Problem requirements ▸ In the entries below, find the line with "- Variation in television" and the line with "- Religious attendance". Print those two and everything between them exactly, and nothing else.

Records to process ▸

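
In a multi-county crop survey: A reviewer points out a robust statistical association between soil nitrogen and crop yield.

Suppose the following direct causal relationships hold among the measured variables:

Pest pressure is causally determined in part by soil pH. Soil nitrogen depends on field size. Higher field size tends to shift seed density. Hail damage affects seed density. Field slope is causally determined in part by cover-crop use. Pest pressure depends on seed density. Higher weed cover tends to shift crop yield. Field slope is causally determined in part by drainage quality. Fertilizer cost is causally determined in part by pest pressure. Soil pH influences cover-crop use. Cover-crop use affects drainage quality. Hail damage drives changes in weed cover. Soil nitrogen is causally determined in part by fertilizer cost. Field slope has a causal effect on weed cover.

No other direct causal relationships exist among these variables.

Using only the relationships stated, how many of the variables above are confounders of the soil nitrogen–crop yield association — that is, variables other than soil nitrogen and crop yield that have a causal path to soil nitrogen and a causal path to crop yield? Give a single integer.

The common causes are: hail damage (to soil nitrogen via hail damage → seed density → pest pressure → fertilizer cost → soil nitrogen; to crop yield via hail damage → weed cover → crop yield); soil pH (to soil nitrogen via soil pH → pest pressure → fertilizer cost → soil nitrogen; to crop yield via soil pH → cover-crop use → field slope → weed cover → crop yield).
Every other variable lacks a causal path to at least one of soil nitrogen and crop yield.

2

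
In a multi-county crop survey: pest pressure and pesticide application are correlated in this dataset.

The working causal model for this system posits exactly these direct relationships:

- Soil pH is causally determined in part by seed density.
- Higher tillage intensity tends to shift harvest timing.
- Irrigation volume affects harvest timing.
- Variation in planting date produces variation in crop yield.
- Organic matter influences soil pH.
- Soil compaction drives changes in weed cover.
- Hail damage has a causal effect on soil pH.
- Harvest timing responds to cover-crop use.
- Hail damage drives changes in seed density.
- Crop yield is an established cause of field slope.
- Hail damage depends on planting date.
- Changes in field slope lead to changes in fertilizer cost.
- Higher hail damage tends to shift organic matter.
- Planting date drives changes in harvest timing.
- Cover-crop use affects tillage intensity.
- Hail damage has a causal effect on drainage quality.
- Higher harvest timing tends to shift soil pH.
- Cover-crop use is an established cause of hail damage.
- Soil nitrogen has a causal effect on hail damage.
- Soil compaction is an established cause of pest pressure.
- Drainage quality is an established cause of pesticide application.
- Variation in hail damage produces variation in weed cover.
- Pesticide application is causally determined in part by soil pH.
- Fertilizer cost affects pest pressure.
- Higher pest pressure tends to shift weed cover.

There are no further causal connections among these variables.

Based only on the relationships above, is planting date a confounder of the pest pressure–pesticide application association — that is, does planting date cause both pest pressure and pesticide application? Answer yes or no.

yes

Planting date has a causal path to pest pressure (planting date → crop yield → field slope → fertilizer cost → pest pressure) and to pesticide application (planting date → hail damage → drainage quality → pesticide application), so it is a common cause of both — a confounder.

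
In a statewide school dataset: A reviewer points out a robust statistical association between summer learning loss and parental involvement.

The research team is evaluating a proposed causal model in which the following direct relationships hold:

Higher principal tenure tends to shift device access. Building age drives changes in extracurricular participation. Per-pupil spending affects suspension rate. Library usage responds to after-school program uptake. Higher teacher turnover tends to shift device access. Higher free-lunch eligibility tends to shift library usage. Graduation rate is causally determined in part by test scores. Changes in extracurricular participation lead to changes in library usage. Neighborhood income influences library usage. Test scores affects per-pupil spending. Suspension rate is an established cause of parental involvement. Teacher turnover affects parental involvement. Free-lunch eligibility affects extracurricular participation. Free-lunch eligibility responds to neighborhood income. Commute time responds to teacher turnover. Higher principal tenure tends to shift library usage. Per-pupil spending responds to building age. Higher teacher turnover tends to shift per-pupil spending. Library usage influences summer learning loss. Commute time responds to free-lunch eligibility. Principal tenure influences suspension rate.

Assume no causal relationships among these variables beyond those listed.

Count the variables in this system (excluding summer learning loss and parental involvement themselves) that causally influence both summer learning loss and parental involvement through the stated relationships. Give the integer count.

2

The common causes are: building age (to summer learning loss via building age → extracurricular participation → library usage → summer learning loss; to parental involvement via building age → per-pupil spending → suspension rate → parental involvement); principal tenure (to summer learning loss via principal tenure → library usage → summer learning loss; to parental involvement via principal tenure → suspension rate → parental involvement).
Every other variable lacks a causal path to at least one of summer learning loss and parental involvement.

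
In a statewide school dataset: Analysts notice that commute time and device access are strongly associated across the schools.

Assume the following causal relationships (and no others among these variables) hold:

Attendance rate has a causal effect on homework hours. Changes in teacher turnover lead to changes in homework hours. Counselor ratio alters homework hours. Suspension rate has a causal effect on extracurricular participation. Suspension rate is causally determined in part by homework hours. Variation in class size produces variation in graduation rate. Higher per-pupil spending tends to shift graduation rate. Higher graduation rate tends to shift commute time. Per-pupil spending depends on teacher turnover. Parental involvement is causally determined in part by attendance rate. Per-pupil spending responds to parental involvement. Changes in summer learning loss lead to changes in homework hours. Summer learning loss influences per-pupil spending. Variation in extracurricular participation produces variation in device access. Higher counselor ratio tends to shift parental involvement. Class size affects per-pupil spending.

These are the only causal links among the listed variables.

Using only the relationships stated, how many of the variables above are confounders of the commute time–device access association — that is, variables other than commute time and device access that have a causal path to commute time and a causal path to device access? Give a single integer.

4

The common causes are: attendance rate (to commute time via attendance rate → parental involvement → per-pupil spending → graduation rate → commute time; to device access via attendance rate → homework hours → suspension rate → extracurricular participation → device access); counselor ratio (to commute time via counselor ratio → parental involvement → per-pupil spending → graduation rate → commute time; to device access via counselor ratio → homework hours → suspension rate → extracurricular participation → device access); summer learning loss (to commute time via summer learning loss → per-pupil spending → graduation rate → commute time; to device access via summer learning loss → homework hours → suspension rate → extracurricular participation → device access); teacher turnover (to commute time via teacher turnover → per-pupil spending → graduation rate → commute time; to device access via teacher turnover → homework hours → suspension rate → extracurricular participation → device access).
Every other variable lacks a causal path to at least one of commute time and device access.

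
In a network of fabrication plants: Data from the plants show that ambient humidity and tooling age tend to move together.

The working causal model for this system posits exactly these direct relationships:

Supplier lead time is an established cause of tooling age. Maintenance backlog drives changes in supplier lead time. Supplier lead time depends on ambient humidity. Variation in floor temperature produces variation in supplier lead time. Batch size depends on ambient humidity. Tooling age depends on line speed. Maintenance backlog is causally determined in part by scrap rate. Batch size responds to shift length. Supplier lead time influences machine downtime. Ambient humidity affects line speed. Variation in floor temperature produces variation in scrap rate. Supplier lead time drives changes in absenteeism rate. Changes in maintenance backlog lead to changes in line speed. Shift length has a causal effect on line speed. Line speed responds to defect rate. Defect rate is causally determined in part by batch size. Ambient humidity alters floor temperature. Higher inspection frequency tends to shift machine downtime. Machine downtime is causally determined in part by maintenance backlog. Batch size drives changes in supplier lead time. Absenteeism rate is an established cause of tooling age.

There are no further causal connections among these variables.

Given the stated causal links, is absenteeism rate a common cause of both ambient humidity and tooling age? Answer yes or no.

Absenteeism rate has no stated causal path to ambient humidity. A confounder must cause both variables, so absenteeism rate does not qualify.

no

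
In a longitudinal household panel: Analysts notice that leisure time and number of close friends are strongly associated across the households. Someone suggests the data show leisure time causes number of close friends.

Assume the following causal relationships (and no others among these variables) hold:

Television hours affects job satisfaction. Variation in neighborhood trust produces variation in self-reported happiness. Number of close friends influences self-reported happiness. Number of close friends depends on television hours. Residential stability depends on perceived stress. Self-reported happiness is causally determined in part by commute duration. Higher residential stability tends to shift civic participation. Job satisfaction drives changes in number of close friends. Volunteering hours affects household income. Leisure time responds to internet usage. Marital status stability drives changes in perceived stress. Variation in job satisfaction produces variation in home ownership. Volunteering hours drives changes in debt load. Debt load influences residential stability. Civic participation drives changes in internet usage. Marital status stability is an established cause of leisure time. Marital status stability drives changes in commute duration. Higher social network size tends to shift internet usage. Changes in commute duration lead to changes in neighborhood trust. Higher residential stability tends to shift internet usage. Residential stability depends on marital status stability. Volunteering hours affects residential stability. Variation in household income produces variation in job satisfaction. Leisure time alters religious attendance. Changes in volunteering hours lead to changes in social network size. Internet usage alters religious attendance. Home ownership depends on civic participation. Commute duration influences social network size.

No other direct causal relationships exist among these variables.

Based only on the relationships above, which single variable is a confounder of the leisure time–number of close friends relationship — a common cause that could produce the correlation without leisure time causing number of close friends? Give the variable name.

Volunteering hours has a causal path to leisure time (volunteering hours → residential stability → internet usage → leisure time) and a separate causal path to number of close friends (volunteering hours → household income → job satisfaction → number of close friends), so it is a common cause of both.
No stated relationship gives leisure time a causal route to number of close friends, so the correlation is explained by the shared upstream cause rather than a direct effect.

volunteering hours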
==
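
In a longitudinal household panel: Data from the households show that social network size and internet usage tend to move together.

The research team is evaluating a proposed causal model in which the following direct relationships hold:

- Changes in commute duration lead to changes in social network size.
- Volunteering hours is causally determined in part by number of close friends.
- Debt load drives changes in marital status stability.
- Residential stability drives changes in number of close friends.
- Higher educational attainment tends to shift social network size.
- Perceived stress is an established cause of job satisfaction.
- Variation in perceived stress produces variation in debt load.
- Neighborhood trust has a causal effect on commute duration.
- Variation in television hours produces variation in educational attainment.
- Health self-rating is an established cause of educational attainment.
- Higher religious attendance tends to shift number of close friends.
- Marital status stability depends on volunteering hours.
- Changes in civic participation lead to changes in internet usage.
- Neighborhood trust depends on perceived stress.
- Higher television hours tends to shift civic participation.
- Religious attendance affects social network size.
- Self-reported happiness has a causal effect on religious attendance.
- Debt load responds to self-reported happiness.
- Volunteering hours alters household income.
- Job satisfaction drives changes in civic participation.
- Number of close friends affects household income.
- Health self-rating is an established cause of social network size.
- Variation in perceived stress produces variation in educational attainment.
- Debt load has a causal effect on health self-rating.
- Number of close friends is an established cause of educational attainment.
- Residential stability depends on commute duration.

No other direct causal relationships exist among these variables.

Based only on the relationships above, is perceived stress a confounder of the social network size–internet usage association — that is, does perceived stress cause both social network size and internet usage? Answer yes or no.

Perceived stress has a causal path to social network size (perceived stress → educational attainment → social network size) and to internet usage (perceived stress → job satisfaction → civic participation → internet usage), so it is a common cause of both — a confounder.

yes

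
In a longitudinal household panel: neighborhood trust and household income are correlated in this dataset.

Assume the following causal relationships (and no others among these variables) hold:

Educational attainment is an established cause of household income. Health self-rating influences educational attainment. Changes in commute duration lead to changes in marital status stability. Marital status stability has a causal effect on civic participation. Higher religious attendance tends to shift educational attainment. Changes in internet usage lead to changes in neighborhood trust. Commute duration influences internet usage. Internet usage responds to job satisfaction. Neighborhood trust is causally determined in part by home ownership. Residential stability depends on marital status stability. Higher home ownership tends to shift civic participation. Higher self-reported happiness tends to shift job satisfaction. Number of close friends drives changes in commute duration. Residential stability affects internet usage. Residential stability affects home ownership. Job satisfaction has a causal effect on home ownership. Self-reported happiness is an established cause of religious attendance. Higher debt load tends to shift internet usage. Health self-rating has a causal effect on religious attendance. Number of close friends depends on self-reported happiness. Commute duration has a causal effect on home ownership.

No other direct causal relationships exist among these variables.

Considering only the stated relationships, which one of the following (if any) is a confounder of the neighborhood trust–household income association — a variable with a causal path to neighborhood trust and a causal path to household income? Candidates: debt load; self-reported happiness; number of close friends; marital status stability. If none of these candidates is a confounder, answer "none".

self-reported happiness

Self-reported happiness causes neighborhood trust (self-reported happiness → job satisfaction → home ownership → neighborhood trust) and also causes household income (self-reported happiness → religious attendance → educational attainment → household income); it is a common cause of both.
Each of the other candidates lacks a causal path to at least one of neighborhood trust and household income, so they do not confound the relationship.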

Final answer ▸
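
- Variation in television hours produces variation in educational attainment.
- Health self-rating is an established cause of educational attainment.
- Higher religious attendance tends to shift number of close friends.
- Marital status stability depends on volunteering hours.
- Changes in civic participation lead to changes in internet usage.
- Neighborhood trust depends on perceived stress.
- Higher television hours tends to shift civic participation.
- Religious attendance affects social network size.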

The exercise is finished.